↓↓↓
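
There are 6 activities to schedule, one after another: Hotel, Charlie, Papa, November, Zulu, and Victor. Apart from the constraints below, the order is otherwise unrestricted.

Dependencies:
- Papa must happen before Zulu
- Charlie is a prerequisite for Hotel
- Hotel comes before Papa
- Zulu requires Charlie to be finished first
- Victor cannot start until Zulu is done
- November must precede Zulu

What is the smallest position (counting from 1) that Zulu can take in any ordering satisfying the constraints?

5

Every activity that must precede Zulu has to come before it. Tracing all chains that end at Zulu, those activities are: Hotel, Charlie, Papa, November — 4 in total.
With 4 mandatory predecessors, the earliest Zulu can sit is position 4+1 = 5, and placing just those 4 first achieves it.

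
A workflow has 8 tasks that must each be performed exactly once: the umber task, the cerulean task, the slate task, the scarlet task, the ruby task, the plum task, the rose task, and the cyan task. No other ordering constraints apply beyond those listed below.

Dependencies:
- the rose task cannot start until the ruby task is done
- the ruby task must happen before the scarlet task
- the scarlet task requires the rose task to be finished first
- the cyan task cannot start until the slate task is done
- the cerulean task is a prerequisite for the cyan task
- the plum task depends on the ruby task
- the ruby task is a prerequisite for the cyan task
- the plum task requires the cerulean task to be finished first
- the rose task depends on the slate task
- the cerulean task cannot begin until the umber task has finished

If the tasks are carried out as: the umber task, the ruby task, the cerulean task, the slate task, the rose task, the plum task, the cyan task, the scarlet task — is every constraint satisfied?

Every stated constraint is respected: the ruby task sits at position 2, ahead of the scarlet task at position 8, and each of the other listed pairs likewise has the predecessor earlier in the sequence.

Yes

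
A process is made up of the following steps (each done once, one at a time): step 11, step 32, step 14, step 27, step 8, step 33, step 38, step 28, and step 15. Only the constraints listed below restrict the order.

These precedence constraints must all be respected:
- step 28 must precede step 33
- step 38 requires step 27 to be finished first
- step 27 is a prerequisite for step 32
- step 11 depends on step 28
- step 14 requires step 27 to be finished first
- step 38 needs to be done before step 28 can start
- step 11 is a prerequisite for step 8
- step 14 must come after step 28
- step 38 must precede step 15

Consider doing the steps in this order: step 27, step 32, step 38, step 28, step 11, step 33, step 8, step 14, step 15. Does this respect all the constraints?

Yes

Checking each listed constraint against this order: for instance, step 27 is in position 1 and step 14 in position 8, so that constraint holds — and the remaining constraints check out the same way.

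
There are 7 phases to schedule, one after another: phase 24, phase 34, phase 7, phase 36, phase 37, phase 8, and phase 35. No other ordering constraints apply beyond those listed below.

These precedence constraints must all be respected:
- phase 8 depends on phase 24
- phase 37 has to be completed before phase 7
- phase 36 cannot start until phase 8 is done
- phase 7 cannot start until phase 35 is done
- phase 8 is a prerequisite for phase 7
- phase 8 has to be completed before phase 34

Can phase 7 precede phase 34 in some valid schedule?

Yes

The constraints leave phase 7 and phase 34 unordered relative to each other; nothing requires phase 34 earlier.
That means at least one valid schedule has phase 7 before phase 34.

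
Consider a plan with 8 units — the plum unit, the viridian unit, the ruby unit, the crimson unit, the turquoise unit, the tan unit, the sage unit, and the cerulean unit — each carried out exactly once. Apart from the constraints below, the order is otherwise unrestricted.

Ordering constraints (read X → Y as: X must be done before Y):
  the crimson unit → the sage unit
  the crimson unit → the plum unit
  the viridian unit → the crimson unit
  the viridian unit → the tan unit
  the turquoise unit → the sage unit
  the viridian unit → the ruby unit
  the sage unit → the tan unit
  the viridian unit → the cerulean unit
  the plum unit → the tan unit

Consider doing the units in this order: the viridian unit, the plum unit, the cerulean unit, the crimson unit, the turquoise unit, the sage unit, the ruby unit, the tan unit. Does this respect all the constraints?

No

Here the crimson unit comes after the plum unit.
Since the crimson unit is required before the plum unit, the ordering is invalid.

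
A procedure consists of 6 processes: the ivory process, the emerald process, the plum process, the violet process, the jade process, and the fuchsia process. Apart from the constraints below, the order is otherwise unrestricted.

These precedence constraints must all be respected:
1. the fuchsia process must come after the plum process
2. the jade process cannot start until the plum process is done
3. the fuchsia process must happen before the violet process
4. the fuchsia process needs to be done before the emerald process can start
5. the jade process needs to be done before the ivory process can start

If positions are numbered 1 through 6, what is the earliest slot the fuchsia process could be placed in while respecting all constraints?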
↑↑↑
=== WORK ORDER ===
Please write out the records from above, keeping every line exact.

=== WRITTEN RESPONSE ===
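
There are 6 activities to schedule, one after another: Hotel, Charlie, Papa, November, Zulu, and Victor. Apart from the constraints below, the order is otherwise unrestricted.

Dependencies:
- Papa must happen before Zulu
- Charlie is a prerequisite for Hotel
- Hotel comes before Papa
- Zulu requires Charlie to be finished first
- Victor cannot start until Zulu is done
- November must precede Zulu

What is the smallest position (counting from 1) that Zulu can take in any ordering satisfying the constraints?

5

Every activity that must precede Zulu has to come before it. Tracing all chains that end at Zulu, those activities are: Hotel, Charlie, Papa, November — 4 in total.
With 4 mandatory predecessors, the earliest Zulu can sit is position 4+1 = 5, and placing just those 4 first achieves it.

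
A workflow has 8 tasks that must each be performed exactly once: the umber task, the cerulean task, the slate task, the scarlet task, the ruby task, the plum task, the rose task, and the cyan task. No other ordering constraints apply beyond those listed below.

Dependencies:
- the rose task cannot start until the ruby task is done
- the ruby task must happen before the scarlet task
- the scarlet task requires the rose task to be finished first
- the cyan task cannot start until the slate task is done
- the cerulean task is a prerequisite for the cyan task
- the plum task depends on the ruby task
- the ruby task is a prerequisite for the cyan task
- the plum task requires the cerulean task to be finished first
- the rose task depends on the slate task
- the cerulean task cannot begin until the umber task has finished

If the tasks are carried out as: the umber task, the ruby task, the cerulean task, the slate task, the rose task, the plum task, the cyan task, the scarlet task — is every constraint satisfied?

Every stated constraint is respected: the ruby task sits at position 2, ahead of the scarlet task at position 8, and each of the other listed pairs likewise has the predecessor earlier in the sequence.

Yes

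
A process is made up of the following steps (each done once, one at a time): step 11, step 32, step 14, step 27, step 8, step 33, step 38, step 28, and step 15. Only the constraints listed below restrict the order.

These precedence constraints must all be respected:
- step 28 must precede step 33
- step 38 requires step 27 to be finished first
- step 27 is a prerequisite for step 32
- step 11 depends on step 28
- step 14 requires step 27 to be finished first
- step 38 needs to be done before step 28 can start
- step 11 is a prerequisite for step 8
- step 14 must come after step 28
- step 38 must precede step 15

Consider doing the steps in this order: step 27, step 32, step 38, step 28, step 11, step 33, step 8, step 14, step 15. Does this respect all the constraints?

Yes

Checking each listed constraint against this order: for instance, step 27 is in position 1 and step 14 in position 8, so that constraint holds — and the remaining constraints check out the same way.

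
There are 7 phases to schedule, one after another: phase 24, phase 34, phase 7, phase 36, phase 37, phase 8, and phase 35. No other ordering constraints apply beyond those listed below.

These precedence constraints must all be respected:
- phase 8 depends on phase 24
- phase 37 has to be completed before phase 7
- phase 36 cannot start until phase 8 is done
- phase 7 cannot start until phase 35 is done
- phase 8 is a prerequisite for phase 7
- phase 8 has to be completed before phase 34

Can phase 7 precede phase 34 in some valid schedule?

Yes

The constraints leave phase 7 and phase 34 unordered relative to each other; nothing requires phase 34 earlier.
That means at least one valid schedule has phase 7 before phase 34.

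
Consider a plan with 8 units — the plum unit, the viridian unit, the ruby unit, the crimson unit, the turquoise unit, the tan unit, the sage unit, and the cerulean unit — each carried out exactly once. Apart from the constraints below, the order is otherwise unrestricted.

Ordering constraints (read X → Y as: X must be done before Y):
  the crimson unit → the sage unit
  the crimson unit → the plum unit
  the viridian unit → the crimson unit
  the viridian unit → the tan unit
  the turquoise unit → the sage unit
  the viridian unit → the ruby unit
  the sage unit → the tan unit
  the viridian unit → the cerulean unit
  the plum unit → the tan unit

Consider doing the units in this order: the viridian unit, the plum unit, the cerulean unit, the crimson unit, the turquoise unit, the sage unit, the ruby unit, the tan unit. Does this respect all the constraints?

No

Here the crimson unit comes after the plum unit.
Since the crimson unit is required before the plum unit, the ordering is invalid.

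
A procedure consists of 6 processes: the ivory process, the emerald process, the plum process, the violet process, the jade process, and the fuchsia process. Apart from the constraints below, the order is otherwise unrestricted.

These precedence constraints must all be respected:
1. the fuchsia process must come after the plum process
2. the jade process cannot start until the plum process is done
3. the fuchsia process must happen before the violet process
4. the fuchsia process needs to be done before the emerald process can start
5. the jade process needs to be done before the ivory process can start

If positions are numbered 1 through 6, what is the earliest slot the fuchsia process could be placed in while respecting all constraints?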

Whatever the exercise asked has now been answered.